--- Data shown ---
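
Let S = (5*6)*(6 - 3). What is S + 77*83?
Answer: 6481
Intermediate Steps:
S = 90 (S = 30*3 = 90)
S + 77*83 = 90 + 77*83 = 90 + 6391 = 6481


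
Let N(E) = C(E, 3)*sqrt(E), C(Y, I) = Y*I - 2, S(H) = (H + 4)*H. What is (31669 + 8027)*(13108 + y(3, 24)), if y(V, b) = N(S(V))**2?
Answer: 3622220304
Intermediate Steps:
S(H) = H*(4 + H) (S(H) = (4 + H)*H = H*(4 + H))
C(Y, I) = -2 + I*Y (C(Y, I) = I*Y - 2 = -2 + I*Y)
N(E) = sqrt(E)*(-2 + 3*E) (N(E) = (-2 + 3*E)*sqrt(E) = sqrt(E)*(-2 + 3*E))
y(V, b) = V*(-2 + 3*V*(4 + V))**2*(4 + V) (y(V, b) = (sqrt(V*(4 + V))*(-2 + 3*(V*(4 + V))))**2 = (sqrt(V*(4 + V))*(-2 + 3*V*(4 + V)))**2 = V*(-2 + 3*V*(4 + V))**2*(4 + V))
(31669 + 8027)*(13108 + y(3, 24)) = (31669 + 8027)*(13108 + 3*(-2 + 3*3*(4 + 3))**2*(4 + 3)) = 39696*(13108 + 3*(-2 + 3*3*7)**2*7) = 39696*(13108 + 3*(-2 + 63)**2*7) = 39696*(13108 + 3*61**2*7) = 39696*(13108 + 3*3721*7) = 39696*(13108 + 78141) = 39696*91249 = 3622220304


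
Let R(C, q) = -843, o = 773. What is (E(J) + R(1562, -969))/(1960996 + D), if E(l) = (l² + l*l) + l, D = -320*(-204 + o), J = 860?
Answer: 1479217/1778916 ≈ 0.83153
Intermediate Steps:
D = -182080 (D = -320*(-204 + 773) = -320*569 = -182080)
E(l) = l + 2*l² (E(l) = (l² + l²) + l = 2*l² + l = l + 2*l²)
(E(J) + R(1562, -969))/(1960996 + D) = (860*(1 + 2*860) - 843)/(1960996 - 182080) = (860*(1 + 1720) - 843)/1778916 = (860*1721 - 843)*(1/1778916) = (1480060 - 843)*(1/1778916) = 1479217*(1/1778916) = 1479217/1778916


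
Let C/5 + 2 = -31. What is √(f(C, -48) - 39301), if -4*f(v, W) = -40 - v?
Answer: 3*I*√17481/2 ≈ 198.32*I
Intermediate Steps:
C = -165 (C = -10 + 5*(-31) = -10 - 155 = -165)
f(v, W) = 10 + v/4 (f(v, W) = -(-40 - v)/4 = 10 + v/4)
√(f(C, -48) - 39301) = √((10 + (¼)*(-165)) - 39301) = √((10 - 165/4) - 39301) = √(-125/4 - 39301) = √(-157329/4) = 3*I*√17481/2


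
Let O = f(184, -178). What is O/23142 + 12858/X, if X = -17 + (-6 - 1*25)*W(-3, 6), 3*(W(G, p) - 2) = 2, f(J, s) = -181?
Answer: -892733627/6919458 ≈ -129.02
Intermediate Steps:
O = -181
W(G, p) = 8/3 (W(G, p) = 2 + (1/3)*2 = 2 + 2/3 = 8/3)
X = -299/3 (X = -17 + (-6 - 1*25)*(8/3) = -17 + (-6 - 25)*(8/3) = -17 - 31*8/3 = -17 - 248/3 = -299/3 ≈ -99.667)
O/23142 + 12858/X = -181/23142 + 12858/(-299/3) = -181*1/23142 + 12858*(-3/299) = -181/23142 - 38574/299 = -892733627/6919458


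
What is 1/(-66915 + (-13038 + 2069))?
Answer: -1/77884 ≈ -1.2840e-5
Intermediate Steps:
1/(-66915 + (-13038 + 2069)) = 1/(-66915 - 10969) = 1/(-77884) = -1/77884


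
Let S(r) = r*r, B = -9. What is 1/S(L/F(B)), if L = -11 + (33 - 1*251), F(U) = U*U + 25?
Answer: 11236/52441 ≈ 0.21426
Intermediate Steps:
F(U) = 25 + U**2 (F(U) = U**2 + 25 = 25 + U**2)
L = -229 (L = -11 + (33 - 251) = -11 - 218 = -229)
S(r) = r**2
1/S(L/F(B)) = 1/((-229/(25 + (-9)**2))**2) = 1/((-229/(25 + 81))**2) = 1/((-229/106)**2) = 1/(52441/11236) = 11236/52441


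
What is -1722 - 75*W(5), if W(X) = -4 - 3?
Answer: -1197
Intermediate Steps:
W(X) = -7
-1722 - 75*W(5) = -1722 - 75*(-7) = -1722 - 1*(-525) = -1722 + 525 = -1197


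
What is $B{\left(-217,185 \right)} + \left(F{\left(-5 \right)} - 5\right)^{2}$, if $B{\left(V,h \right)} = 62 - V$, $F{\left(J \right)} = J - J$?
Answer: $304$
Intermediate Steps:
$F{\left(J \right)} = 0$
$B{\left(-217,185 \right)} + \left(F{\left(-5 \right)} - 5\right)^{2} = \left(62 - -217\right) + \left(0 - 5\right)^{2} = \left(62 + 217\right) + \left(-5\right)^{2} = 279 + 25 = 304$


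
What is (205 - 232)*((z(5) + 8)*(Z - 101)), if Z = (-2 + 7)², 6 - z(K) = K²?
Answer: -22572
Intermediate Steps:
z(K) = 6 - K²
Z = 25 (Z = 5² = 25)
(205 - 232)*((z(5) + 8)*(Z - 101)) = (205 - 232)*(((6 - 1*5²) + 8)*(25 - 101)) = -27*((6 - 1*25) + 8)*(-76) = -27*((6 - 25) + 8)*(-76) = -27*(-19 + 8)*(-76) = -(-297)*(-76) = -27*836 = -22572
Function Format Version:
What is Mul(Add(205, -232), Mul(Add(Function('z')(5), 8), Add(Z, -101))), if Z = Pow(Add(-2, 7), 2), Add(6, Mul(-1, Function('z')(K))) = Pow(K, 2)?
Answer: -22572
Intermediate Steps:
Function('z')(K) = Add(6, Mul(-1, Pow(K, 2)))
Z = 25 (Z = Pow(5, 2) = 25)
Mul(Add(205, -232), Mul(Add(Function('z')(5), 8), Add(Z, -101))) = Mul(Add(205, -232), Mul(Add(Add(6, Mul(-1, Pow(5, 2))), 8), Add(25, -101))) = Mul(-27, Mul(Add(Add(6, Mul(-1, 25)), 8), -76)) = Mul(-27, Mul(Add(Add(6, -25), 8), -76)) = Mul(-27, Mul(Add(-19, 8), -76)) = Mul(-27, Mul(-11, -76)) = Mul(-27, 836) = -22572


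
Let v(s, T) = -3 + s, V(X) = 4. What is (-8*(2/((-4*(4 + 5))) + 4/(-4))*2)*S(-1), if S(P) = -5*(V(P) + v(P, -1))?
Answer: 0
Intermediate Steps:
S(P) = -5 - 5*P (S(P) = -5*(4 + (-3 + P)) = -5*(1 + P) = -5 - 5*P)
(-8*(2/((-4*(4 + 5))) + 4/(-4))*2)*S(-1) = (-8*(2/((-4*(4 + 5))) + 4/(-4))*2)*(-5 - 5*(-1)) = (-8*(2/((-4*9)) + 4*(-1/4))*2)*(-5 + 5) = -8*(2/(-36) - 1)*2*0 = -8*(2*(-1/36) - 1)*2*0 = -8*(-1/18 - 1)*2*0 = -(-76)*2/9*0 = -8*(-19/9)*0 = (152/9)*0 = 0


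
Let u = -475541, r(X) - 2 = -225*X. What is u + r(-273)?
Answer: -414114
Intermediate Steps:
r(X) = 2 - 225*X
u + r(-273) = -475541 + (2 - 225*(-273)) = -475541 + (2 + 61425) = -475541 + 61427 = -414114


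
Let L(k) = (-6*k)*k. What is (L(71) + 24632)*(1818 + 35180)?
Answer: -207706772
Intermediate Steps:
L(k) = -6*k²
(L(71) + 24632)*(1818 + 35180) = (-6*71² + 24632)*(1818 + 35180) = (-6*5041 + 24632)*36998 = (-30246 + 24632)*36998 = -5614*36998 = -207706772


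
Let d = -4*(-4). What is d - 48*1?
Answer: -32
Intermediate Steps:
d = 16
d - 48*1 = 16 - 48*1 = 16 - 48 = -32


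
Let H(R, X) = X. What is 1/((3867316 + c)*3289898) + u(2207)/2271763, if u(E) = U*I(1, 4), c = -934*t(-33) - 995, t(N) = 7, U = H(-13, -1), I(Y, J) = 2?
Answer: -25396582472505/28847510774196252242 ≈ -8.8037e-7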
---
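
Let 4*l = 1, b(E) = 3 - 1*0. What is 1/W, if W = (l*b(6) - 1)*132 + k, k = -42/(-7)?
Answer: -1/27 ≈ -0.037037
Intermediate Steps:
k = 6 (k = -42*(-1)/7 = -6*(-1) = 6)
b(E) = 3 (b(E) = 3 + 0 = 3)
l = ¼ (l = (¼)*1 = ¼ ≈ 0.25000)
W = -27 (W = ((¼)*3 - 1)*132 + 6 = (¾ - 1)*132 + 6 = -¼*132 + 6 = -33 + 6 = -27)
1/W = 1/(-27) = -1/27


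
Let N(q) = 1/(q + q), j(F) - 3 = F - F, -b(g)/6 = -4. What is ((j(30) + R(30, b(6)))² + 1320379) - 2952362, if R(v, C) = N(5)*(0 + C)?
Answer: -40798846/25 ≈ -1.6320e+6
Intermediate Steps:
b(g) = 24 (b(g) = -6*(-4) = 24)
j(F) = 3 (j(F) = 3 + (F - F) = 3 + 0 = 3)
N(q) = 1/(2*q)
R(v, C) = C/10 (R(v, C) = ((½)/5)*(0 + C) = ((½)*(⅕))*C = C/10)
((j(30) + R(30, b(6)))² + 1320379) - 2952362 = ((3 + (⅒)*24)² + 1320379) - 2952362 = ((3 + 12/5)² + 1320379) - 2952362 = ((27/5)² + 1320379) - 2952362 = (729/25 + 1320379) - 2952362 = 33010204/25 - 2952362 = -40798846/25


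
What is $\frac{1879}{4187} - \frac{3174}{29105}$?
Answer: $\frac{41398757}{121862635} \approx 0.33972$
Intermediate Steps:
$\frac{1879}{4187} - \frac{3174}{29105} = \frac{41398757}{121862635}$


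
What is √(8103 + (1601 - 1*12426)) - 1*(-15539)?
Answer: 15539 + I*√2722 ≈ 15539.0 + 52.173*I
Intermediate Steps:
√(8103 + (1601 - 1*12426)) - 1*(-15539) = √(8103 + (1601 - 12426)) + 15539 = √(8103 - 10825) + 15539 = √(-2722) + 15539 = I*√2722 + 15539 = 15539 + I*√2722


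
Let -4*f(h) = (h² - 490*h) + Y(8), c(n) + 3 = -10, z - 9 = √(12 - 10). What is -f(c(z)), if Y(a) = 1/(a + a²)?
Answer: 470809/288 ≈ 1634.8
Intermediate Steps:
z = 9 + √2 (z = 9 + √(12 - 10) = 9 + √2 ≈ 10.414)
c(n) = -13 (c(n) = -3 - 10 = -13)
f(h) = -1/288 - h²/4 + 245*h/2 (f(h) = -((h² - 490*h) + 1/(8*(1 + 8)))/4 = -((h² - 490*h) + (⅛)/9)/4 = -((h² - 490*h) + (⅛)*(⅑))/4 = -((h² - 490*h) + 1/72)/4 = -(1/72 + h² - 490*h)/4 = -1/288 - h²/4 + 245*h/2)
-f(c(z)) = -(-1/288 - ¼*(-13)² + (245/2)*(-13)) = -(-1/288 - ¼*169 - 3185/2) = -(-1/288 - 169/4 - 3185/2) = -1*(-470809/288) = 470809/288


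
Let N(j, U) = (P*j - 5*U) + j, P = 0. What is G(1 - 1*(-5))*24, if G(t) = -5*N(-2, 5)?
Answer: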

--- What you are asked to do ---
Look above for the line with "Let S = (5*6)*(6 - 3). What is S + 77*83?" and the line with "Answer: 3622220304". Write out those two lines and all the lines between them, exactly, and no others.

--- Answer for the task ---
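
Let S = (5*6)*(6 - 3). What is S + 77*83?
Answer: 6481
Intermediate Steps:
S = 90 (S = 30*3 = 90)
S + 77*83 = 90 + 77*83 = 90 + 6391 = 6481


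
Let N(E) = C(E, 3)*sqrt(E), C(Y, I) = Y*I - 2, S(H) = (H + 4)*H. What is (31669 + 8027)*(13108 + y(3, 24)), if y(V, b) = N(S(V))**2?
Answer: 3622220304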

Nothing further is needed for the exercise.